# What to do
Nothing but an exact repetition of the entries should appear in the answer.

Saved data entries
════════════════

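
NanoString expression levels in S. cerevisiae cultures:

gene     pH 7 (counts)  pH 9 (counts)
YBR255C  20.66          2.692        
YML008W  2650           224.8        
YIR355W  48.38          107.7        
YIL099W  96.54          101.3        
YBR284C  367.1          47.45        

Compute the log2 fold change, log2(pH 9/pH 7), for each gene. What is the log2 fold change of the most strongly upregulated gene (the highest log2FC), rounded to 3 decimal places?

1.155

log2(2.692/20.66) = -2.940  (YBR255C)
log2(224.8/2650) = -3.559  (YML008W)
log2(107.7/48.38) = 1.155  (YIR355W)
log2(101.3/96.54) = 0.069  (YIL099W)
log2(47.45/367.1) = -2.952  (YBR284C)
YIR355W is most strongly upregulated.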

════════════════

# Task output
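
NanoString expression levels in S. cerevisiae cultures:

gene     pH 7 (counts)  pH 9 (counts)
YBR255C  20.66          2.692        
YML008W  2650           224.8        
YIR355W  48.38          107.7        
YIL099W  96.54          101.3        
YBR284C  367.1          47.45        

Compute the log2 fold change, log2(pH 9/pH 7), for each gene. What is the log2 fold change of the most strongly upregulated gene (the highest log2FC), rounded to 3 decimal places?

1.155

log2(2.692/20.66) = -2.940  (YBR255C)
log2(224.8/2650) = -3.559  (YML008W)
log2(107.7/48.38) = 1.155  (YIR355W)
log2(101.3/96.54) = 0.069  (YIL099W)
log2(47.45/367.1) = -2.952  (YBR284C)
YIR355W is most strongly upregulated.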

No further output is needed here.